● **ACTION ITEM**
An exact reproduction of every record is required.
[Opening SUPPLIED MATERIAL section]
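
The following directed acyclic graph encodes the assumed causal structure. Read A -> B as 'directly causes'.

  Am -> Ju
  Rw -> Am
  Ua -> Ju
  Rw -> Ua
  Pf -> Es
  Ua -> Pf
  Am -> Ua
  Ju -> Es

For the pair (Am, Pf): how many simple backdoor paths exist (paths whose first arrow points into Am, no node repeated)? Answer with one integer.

A backdoor path from Am to Pf is any simple undirected path whose first edge points into Am (i.e. leaves Am via a parent).
Parents of Am: {Rw}.
Enumerating:
  P1: Am <- Rw -> Ua -> Pf
  P2: Am <- Rw -> Ua -> Ju -> Es <- Pf
That exhausts the simple backdoor paths. Count: 2.

2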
[Closing SUPPLIED MATERIAL section]
● **RESPONSE TO THE TASK**
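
The following directed acyclic graph encodes the assumed causal structure. Read A -> B as 'directly causes'.

  Am -> Ju
  Rw -> Am
  Ua -> Ju
  Rw -> Ua
  Pf -> Es
  Ua -> Pf
  Am -> Ua
  Ju -> Es

For the pair (Am, Pf): how many simple backdoor paths exist (paths whose first arrow points into Am, no node repeated)? Answer with one integer.

A backdoor path from Am to Pf is any simple undirected path whose first edge points into Am (i.e. leaves Am via a parent).
Parents of Am: {Rw}.
Enumerating:
  P1: Am <- Rw -> Ua -> Pf
  P2: Am <- Rw -> Ua -> Ju -> Es <- Pf
That exhausts the simple backdoor paths. Count: 2.

2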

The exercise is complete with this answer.